[DATA IN THIS EXERCISE — start]
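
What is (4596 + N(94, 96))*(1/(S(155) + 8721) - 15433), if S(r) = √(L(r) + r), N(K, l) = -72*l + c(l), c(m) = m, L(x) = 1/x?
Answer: 403893360006118440/11788631329 + 2220*√3724030/11788631329 ≈ 3.4261e+7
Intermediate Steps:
N(K, l) = -71*l (N(K, l) = -72*l + l = -71*l)
S(r) = √(r + 1/r) (S(r) = √(1/r + r) = √(r + 1/r))
(4596 + N(94, 96))*(1/(S(155) + 8721) - 15433) = (4596 - 71*96)*(1/(√(155 + 1/155) + 8721) - 15433) = (4596 - 6816)*(1/(√(155 + 1/155) + 8721) - 15433) = -2220*(1/(√(24026/155) + 8721) - 15433) = -2220*(1/(√3724030/155 + 8721) - 15433) = -2220*(1/(8721 + √3724030/155) - 15433) = -2220*(-15433 + 1/(8721 + √3724030/155)) = 34261260 - 2220/(8721 + √3724030/155)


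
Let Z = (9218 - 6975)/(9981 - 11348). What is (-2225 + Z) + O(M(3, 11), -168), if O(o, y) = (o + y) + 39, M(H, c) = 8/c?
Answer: -35410835/15037 ≈ -2354.9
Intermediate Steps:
Z = -2243/1367 (Z = 2243/(-1367) = 2243*(-1/1367) = -2243/1367 ≈ -1.6408)
O(o, y) = 39 + o + y
(-2225 + Z) + O(M(3, 11), -168) = (-2225 - 2243/1367) + (39 + 8/11 - 168) = -3043818/1367 + (39 + 8*(1/11) - 168) = -3043818/1367 + (39 + 8/11 - 168) = -3043818/1367 - 1411/11 = -35410835/15037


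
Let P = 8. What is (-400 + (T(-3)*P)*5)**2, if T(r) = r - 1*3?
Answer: 409600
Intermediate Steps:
T(r) = -3 + r (T(r) = r - 3 = -3 + r)
(-400 + (T(-3)*P)*5)**2 = (-400 + ((-3 - 3)*8)*5)**2 = (-400 - 6*8*5)**2 = (-400 - 48*5)**2 = (-400 - 240)**2 = (-640)**2 = 409600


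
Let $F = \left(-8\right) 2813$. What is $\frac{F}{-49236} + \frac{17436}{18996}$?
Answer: $\frac{26790935}{19485147} \approx 1.3749$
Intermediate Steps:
$F = -22504$
$\frac{F}{-49236} + \frac{17436}{18996} = - \frac{22504}{-49236} + \frac{17436}{18996} = \left(-22504\right) \left(- \frac{1}{49236}\right) + 17436 \cdot \frac{1}{18996} = \frac{5626}{12309} + \frac{1453}{1583} = \frac{26790935}{19485147}$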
[DATA IN THIS EXERCISE — finish]
EXERCISE DESCRIPTION ▸
Search the entries for the word "What" and copy every line that holds it.

RESPONSE BOX ▸
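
What is (4596 + N(94, 96))*(1/(S(155) + 8721) - 15433), if S(r) = √(L(r) + r), N(K, l) = -72*l + c(l), c(m) = m, L(x) = 1/x?
Let Z = (9218 - 6975)/(9981 - 11348). What is (-2225 + Z) + O(M(3, 11), -168), if O(o, y) = (o + y) + 39, M(H, c) = 8/c?
Let P = 8. What is (-400 + (T(-3)*P)*5)**2, if T(r) = r - 1*3?
Let $F = \left(-8\right) 2813$. What is $\frac{F}{-49236} + \frac{17436}{18996}$?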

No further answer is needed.